Data for review:

+ + + + +

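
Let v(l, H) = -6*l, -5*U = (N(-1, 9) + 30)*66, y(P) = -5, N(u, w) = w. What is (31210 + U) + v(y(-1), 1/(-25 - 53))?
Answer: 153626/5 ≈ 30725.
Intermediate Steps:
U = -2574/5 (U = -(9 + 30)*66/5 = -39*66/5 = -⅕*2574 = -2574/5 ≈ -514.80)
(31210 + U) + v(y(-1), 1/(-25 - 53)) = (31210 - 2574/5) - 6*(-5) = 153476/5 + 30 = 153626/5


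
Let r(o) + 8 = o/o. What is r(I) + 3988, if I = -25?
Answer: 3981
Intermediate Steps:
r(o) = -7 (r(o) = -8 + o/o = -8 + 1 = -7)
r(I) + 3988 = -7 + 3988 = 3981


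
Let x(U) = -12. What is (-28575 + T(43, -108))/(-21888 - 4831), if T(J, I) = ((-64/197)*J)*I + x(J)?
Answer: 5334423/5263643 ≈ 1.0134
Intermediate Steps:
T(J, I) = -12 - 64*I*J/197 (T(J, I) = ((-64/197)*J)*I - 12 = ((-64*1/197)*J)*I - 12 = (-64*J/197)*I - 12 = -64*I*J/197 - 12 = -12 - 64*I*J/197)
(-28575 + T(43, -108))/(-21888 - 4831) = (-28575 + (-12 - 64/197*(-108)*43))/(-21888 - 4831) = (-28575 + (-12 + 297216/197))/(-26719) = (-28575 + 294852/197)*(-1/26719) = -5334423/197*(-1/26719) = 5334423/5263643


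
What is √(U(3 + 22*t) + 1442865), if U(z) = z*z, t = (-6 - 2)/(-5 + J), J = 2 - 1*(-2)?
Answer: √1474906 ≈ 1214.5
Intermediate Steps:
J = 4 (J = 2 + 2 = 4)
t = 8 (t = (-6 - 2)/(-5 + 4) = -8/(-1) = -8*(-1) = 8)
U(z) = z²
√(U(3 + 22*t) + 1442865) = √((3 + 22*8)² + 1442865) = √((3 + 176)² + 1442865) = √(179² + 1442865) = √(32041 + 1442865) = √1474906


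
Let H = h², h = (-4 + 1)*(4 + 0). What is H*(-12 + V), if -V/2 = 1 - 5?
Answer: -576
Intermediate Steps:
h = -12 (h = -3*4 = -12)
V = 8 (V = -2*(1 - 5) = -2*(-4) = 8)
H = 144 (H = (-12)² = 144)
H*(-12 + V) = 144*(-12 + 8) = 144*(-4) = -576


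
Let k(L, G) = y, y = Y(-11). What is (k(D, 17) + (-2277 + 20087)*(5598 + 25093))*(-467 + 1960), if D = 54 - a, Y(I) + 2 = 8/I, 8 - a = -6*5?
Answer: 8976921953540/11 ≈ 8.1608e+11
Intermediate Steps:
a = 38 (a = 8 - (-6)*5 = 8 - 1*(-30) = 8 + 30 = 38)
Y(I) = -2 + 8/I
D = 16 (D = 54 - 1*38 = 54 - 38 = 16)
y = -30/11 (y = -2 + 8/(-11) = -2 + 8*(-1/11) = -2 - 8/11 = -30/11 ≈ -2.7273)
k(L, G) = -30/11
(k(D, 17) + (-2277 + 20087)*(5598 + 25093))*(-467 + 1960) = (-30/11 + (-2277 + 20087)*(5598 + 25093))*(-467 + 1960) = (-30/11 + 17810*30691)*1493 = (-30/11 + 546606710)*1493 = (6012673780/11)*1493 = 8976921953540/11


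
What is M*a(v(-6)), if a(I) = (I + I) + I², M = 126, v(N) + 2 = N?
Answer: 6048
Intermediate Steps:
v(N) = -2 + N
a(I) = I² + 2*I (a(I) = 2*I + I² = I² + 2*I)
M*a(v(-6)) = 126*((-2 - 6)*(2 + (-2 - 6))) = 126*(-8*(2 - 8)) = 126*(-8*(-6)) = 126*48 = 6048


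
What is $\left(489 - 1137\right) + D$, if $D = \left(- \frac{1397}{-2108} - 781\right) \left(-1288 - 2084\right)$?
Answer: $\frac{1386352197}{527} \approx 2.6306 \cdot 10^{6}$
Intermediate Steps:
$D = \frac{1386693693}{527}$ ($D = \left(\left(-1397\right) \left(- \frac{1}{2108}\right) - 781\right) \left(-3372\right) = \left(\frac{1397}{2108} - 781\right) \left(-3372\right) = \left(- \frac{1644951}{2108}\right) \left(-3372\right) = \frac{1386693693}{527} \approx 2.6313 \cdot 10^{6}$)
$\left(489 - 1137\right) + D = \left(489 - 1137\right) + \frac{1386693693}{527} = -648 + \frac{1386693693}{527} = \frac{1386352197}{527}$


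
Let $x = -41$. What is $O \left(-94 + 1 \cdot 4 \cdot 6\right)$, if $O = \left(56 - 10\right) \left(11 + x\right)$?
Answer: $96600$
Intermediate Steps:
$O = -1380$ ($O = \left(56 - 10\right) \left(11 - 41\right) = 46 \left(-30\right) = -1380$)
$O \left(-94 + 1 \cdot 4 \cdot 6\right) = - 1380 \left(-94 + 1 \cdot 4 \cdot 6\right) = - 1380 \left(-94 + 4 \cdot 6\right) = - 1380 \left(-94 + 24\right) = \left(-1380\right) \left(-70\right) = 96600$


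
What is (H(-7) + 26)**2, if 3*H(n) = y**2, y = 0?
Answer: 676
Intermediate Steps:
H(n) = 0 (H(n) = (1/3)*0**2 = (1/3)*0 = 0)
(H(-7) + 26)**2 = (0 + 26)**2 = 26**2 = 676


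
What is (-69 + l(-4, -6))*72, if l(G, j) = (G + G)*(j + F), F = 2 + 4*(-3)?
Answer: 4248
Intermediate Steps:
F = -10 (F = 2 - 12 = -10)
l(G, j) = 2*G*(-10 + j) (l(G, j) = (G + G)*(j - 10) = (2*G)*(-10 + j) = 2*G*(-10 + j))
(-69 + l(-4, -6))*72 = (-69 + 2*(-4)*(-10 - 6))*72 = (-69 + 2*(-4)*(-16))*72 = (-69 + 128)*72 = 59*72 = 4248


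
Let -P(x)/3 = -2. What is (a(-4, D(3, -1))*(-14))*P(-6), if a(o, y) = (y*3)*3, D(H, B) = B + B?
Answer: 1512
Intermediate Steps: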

+ + + + +

Problem:
In the material above, which lines contain "What"? Copy each of them.

Response to the exercise:
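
Let v(l, H) = -6*l, -5*U = (N(-1, 9) + 30)*66, y(P) = -5, N(u, w) = w. What is (31210 + U) + v(y(-1), 1/(-25 - 53))?
Let r(o) + 8 = o/o. What is r(I) + 3988, if I = -25?
Let x(U) = -12. What is (-28575 + T(43, -108))/(-21888 - 4831), if T(J, I) = ((-64/197)*J)*I + x(J)?
What is √(U(3 + 22*t) + 1442865), if U(z) = z*z, t = (-6 - 2)/(-5 + J), J = 2 - 1*(-2)?
Let H = h², h = (-4 + 1)*(4 + 0). What is H*(-12 + V), if -V/2 = 1 - 5?
Let k(L, G) = y, y = Y(-11). What is (k(D, 17) + (-2277 + 20087)*(5598 + 25093))*(-467 + 1960), if D = 54 - a, Y(I) + 2 = 8/I, 8 - a = -6*5?
What is M*a(v(-6)), if a(I) = (I + I) + I², M = 126, v(N) + 2 = N?
What is $\left(489 - 1137\right) + D$, if $D = \left(- \frac{1397}{-2108} - 781\right) \left(-1288 - 2084\right)$?
Let $x = -41$. What is $O \left(-94 + 1 \cdot 4 \cdot 6\right)$, if $O = \left(56 - 10\right) \left(11 + x\right)$?
What is (H(-7) + 26)**2, if 3*H(n) = y**2, y = 0?
What is (-69 + l(-4, -6))*72, if l(G, j) = (G + G)*(j + F), F = 2 + 4*(-3)?
Let -P(x)/3 = -2. What is (a(-4, D(3, -1))*(-14))*P(-6), if a(o, y) = (y*3)*3, D(H, B) = B + B?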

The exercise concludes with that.